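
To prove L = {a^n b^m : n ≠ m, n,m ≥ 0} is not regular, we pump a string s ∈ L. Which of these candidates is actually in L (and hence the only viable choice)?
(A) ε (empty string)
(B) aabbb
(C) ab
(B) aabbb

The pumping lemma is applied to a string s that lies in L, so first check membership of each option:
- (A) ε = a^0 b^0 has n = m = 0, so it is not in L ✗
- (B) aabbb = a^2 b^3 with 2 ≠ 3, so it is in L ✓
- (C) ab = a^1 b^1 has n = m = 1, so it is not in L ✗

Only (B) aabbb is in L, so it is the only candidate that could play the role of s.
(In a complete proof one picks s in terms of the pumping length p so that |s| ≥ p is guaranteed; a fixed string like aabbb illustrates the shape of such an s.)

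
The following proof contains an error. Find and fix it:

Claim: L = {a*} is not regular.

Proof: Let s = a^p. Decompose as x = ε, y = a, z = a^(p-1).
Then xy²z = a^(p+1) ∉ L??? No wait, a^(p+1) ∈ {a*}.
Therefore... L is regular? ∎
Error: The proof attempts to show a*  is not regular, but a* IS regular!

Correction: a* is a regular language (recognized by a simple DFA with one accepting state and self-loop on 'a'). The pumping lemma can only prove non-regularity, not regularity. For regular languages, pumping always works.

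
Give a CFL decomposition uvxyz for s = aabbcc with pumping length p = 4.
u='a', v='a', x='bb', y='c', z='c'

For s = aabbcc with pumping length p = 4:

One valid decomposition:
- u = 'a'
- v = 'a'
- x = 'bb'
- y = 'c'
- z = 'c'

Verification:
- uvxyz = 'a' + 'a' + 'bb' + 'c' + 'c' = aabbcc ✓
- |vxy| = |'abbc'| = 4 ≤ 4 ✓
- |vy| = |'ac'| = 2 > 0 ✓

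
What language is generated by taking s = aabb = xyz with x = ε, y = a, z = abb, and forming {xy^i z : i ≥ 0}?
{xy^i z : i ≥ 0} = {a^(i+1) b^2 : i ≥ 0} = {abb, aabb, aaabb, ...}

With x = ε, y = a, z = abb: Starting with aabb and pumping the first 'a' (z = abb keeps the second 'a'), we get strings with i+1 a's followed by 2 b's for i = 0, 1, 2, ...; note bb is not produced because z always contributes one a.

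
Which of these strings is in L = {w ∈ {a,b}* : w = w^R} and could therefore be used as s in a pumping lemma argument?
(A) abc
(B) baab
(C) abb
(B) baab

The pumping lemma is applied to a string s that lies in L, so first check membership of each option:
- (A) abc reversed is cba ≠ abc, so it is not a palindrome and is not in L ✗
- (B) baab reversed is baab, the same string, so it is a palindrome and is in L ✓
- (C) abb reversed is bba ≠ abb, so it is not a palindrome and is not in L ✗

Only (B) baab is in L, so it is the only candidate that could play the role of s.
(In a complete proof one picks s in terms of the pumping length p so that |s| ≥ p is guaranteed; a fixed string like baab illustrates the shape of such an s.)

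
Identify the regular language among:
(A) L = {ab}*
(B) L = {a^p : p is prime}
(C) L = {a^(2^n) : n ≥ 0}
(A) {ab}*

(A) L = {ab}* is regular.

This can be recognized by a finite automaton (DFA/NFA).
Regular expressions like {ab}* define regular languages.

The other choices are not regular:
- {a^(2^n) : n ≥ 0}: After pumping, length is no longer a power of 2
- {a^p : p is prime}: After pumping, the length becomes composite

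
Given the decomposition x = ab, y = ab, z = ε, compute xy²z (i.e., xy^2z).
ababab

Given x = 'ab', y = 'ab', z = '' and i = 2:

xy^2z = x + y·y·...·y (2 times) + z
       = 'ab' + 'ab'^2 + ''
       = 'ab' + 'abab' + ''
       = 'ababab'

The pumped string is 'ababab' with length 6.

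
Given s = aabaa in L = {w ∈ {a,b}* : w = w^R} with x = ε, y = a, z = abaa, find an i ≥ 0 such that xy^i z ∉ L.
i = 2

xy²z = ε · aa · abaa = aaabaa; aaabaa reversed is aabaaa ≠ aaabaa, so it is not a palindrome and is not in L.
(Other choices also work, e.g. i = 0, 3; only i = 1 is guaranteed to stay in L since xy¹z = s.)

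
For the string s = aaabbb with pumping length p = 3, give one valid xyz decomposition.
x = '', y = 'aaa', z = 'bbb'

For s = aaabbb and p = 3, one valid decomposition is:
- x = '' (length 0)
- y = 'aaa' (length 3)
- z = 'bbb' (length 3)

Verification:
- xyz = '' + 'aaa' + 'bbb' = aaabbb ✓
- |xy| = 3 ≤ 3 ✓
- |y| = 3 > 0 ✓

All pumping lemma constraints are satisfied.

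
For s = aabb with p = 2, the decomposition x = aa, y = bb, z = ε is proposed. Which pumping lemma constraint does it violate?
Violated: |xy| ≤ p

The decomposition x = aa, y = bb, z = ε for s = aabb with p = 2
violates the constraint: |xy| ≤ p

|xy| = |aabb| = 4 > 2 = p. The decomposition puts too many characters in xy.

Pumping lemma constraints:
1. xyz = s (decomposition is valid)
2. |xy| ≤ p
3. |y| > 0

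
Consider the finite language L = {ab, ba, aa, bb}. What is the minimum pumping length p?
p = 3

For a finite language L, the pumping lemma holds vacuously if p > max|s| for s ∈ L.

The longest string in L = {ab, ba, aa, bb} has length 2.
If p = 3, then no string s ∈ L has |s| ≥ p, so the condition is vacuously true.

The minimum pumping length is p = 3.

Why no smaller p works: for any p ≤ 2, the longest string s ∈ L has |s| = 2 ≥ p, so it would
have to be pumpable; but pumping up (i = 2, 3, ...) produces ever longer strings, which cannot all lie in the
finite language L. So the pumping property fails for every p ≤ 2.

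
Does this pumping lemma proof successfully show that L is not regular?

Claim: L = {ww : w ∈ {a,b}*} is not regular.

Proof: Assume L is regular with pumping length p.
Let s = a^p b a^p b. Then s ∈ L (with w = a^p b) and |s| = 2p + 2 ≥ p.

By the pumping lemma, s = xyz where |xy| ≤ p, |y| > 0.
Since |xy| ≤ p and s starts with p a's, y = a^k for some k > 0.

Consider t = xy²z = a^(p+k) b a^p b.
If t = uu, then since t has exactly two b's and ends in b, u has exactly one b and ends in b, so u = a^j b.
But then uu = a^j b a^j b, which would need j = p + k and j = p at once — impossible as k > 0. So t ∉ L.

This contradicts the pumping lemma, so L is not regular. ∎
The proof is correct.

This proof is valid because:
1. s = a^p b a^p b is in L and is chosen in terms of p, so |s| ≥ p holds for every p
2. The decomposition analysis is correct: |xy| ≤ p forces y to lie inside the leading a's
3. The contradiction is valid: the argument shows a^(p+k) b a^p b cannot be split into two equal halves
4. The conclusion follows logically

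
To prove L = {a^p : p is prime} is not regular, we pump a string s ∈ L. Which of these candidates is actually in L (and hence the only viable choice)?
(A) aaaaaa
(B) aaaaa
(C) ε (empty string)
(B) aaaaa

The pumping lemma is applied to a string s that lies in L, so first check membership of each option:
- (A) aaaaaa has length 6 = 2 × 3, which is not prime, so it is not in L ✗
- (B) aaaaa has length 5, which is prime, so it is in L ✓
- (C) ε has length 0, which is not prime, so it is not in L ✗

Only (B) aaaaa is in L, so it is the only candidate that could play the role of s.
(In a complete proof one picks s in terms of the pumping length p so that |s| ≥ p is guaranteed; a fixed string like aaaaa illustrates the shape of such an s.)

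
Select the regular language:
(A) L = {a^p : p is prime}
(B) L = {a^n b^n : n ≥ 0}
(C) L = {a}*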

...

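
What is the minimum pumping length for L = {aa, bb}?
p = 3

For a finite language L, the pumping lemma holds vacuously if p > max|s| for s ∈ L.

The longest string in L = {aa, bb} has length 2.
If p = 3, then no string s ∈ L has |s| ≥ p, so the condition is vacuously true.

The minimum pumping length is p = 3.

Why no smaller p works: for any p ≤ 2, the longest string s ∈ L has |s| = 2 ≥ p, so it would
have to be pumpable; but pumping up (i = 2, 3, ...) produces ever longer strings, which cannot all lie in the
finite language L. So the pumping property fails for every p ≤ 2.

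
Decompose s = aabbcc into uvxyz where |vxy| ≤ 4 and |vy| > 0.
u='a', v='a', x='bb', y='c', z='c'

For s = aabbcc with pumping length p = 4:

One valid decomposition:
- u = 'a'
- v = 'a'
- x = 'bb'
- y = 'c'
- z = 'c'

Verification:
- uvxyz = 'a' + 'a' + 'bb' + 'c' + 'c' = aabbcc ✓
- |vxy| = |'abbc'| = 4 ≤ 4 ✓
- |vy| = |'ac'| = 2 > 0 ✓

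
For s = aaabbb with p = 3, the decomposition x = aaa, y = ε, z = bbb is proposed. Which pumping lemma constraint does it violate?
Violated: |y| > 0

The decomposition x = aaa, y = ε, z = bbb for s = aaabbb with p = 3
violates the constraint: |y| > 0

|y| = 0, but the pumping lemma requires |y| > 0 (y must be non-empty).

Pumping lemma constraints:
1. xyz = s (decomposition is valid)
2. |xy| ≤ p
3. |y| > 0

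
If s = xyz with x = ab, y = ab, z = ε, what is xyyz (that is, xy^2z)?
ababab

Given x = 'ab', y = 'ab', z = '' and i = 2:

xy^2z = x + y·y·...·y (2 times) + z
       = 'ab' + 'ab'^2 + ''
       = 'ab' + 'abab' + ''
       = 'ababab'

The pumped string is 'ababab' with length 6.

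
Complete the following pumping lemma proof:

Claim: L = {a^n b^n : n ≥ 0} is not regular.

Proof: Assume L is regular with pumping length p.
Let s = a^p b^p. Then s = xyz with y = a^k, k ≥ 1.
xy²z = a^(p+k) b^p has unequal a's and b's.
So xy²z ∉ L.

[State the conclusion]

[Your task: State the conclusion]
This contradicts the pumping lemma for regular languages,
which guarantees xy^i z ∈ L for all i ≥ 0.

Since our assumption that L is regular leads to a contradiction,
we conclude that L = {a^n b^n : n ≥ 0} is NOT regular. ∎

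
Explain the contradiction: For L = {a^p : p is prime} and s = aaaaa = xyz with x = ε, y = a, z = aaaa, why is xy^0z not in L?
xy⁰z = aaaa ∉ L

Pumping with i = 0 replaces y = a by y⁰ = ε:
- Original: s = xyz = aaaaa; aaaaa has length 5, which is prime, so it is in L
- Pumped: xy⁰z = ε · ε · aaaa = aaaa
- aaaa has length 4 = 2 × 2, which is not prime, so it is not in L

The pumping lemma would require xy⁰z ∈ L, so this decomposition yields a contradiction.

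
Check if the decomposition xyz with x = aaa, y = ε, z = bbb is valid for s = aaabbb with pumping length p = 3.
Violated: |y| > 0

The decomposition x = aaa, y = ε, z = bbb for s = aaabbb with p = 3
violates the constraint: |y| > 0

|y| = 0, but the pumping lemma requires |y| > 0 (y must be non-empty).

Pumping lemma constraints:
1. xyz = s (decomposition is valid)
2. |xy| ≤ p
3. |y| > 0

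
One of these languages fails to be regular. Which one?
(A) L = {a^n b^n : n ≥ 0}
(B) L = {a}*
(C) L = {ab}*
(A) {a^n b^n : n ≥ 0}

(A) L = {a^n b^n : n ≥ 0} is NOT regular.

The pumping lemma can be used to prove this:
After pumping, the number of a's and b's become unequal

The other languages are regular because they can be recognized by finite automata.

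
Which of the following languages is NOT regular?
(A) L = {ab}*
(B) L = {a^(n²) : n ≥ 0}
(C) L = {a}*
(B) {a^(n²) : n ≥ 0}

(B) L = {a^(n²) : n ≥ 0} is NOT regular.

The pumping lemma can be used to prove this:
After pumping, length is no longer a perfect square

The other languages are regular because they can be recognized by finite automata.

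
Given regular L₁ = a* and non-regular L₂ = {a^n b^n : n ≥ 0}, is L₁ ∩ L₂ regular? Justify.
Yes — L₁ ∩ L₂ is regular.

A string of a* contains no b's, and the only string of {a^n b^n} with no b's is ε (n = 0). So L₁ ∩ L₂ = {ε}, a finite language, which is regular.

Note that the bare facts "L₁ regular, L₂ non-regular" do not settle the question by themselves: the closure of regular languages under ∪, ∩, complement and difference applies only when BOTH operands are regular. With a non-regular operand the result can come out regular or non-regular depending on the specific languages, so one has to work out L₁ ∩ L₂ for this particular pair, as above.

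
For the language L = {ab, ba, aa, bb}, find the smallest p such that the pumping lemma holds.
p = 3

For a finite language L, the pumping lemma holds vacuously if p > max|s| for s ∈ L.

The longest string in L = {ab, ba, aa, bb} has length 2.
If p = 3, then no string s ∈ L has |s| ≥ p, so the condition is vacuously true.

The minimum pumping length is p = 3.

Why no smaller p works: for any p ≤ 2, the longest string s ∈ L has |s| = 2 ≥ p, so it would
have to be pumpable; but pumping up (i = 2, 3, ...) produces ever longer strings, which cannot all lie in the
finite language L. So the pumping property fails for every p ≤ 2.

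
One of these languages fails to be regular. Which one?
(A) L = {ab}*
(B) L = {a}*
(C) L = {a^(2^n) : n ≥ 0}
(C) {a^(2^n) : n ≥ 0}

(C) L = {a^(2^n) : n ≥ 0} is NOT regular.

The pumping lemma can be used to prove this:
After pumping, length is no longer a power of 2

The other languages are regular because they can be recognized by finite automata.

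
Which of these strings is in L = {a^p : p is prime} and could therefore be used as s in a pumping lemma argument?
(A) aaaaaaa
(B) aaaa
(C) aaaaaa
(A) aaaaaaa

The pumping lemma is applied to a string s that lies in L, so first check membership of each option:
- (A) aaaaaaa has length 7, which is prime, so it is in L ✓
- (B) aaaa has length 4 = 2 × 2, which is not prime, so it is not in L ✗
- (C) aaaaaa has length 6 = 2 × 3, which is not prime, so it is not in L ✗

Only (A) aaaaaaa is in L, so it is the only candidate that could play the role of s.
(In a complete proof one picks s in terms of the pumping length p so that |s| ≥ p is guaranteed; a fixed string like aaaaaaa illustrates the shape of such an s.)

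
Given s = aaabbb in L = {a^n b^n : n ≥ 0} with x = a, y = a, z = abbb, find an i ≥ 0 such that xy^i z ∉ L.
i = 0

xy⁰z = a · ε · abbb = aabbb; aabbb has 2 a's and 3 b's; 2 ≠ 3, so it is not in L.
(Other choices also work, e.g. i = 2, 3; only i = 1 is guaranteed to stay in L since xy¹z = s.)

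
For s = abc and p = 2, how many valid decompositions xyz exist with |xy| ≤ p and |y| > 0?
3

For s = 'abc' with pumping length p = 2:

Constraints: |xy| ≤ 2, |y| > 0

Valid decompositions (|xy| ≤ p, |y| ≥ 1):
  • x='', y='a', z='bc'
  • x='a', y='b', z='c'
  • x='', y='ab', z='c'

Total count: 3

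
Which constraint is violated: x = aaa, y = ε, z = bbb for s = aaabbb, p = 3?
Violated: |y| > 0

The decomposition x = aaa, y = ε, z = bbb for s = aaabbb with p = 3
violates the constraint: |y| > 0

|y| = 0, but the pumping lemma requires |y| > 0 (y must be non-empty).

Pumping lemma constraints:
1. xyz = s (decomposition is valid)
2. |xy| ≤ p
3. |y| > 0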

[TASK TO CARRY OUT] A complete answer reproduces every line of the records in which the word "Claim" occurs.

[TASK OUTPUT]
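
Claim: L = {a*} is not regular.
Claim: L = {ww : w ∈ {a,b}*} is not regular.
Claim: L = {a^n b^n : n ≥ 0} is not regular.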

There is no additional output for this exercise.